## WHAT THIS TASK INVOLVES
Nothing but an exact reprint of the records is to be returned.

## SOURCE RECORDS
------------

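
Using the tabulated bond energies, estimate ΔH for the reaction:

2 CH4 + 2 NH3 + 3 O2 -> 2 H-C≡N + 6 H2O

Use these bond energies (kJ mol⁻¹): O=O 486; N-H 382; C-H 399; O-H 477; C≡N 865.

Bonds broken (reactants):
  C-H: 8 × 399 = 3192
  N-H: 6 × 382 = 2292
  O=O: 3 × 486 = 1458
  Σ(broken) = 6942 kJ
Bonds formed (products):
  C≡N: 2 × 865 = 1730
  C-H: 2 × 399 = 798
  O-H: 12 × 477 = 5724
  Σ(formed) = 8252 kJ
ΔH = Σ(broken) − Σ(formed) = 6942 − 8252 = −1310 kJ

ΔH ≈ −1310 kJ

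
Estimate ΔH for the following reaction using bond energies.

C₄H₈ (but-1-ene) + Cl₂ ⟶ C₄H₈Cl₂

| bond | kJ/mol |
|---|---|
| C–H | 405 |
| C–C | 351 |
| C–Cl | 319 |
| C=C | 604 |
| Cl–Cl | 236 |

ΔH ≈ −149 kJ

Bonds broken (reactants):
  C–C: 2 × 351 = 702
  C–H: 8 × 405 = 3240
  C=C: 1 × 604 = 604
  Cl–Cl: 1 × 236 = 236
  Σ(broken) = 4782 kJ
Bonds formed (products):
  C–C: 3 × 351 = 1053
  C–Cl: 2 × 319 = 638
  C–H: 8 × 405 = 3240
  Σ(formed) = 4931 kJ
ΔH = Σ(broken) − Σ(formed) = 4782 − 4931 = −149 kJ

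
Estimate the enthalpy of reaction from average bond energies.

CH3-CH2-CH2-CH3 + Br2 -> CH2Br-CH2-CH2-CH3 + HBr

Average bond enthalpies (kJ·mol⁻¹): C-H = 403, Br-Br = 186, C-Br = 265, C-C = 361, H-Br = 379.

Bonds broken (reactants):
  Br-Br: 1 × 186 = 186
  C-C: 3 × 361 = 1083
  C-H: 10 × 403 = 4030
  Σ(broken) = 5299 kJ
Bonds formed (products):
  C-Br: 1 × 265 = 265
  C-C: 3 × 361 = 1083
  C-H: 9 × 403 = 3627
  H-Br: 1 × 379 = 379
  Σ(formed) = 5354 kJ
ΔH = Σ(broken) − Σ(formed) = 5299 − 5354 = −55 kJ

ΔH ≈ −55 kJ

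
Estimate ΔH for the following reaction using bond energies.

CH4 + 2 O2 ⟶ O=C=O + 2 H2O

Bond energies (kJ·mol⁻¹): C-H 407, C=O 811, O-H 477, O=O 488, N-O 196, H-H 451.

ΔH ≈ −926 kJ

Bonds broken (reactants):
  C-H: 4 × 407 = 1628
  O=O: 2 × 488 = 976
  Σ(broken) = 2604 kJ
Bonds formed (products):
  C=O: 2 × 811 = 1622
  O-H: 4 × 477 = 1908
  Σ(formed) = 3530 kJ
ΔH = Σ(broken) − Σ(formed) = 2604 − 3530 = −926 kJ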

------------

## ANSWER TO THE EXERCISE
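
Using the tabulated bond energies, estimate ΔH for the reaction:

2 CH4 + 2 NH3 + 3 O2 -> 2 H-C≡N + 6 H2O

Use these bond energies (kJ mol⁻¹): O=O 486; N-H 382; C-H 399; O-H 477; C≡N 865.

Bonds broken (reactants):
  C-H: 8 × 399 = 3192
  N-H: 6 × 382 = 2292
  O=O: 3 × 486 = 1458
  Σ(broken) = 6942 kJ
Bonds formed (products):
  C≡N: 2 × 865 = 1730
  C-H: 2 × 399 = 798
  O-H: 12 × 477 = 5724
  Σ(formed) = 8252 kJ
ΔH = Σ(broken) − Σ(formed) = 6942 − 8252 = −1310 kJ

ΔH ≈ −1310 kJ

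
Estimate ΔH for the following reaction using bond energies.

C₄H₈ (but-1-ene) + Cl₂ ⟶ C₄H₈Cl₂

| bond | kJ/mol |
|---|---|
| C–H | 405 |
| C–C | 351 |
| C–Cl | 319 |
| C=C | 604 |
| Cl–Cl | 236 |

ΔH ≈ −149 kJ

Bonds broken (reactants):
  C–C: 2 × 351 = 702
  C–H: 8 × 405 = 3240
  C=C: 1 × 604 = 604
  Cl–Cl: 1 × 236 = 236
  Σ(broken) = 4782 kJ
Bonds formed (products):
  C–C: 3 × 351 = 1053
  C–Cl: 2 × 319 = 638
  C–H: 8 × 405 = 3240
  Σ(formed) = 4931 kJ
ΔH = Σ(broken) − Σ(formed) = 4782 − 4931 = −149 kJ

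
Estimate the enthalpy of reaction from average bond energies.

CH3-CH2-CH2-CH3 + Br2 -> CH2Br-CH2-CH2-CH3 + HBr

Average bond enthalpies (kJ·mol⁻¹): C-H = 403, Br-Br = 186, C-Br = 265, C-C = 361, H-Br = 379.

Bonds broken (reactants):
  Br-Br: 1 × 186 = 186
  C-C: 3 × 361 = 1083
  C-H: 10 × 403 = 4030
  Σ(broken) = 5299 kJ
Bonds formed (products):
  C-Br: 1 × 265 = 265
  C-C: 3 × 361 = 1083
  C-H: 9 × 403 = 3627
  H-Br: 1 × 379 = 379
  Σ(formed) = 5354 kJ
ΔH = Σ(broken) − Σ(formed) = 5299 − 5354 = −55 kJ

ΔH ≈ −55 kJ

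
Estimate ΔH for the following reaction using bond energies.

CH4 + 2 O2 ⟶ O=C=O + 2 H2O

Bond energies (kJ·mol⁻¹): C-H 407, C=O 811, O-H 477, O=O 488, N-O 196, H-H 451.

ΔH ≈ −926 kJ

Bonds broken (reactants):
  C-H: 4 × 407 = 1628
  O=O: 2 × 488 = 976
  Σ(broken) = 2604 kJ
Bonds formed (products):
  C=O: 2 × 811 = 1622
  O-H: 4 × 477 = 1908
  Σ(formed) = 3530 kJ
ΔH = Σ(broken) − Σ(formed) = 2604 − 3530 = −926 kJ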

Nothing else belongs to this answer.